§ **Description of the task**
Extract the full set of records, then give each one again exactly.

§ **Listed entries**
[Start of Attachment]

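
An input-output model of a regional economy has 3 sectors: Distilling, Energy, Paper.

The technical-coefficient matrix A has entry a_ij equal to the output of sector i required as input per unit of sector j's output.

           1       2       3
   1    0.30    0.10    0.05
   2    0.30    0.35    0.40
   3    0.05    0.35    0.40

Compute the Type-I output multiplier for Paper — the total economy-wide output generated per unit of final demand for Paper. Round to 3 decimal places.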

[End of Attachment]

§ **Expected output**
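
An input-output model of a regional economy has 3 sectors: Distilling, Energy, Paper.

The technical-coefficient matrix A has entry a_ij equal to the output of sector i required as input per unit of sector j's output.

           1       2       3
   1    0.30    0.10    0.05
   2    0.30    0.35    0.40
   3    0.05    0.35    0.40

Compute the Type-I output multiplier for Paper — the total economy-wide output generated per unit of final demand for Paper. Round to 3 decimal places.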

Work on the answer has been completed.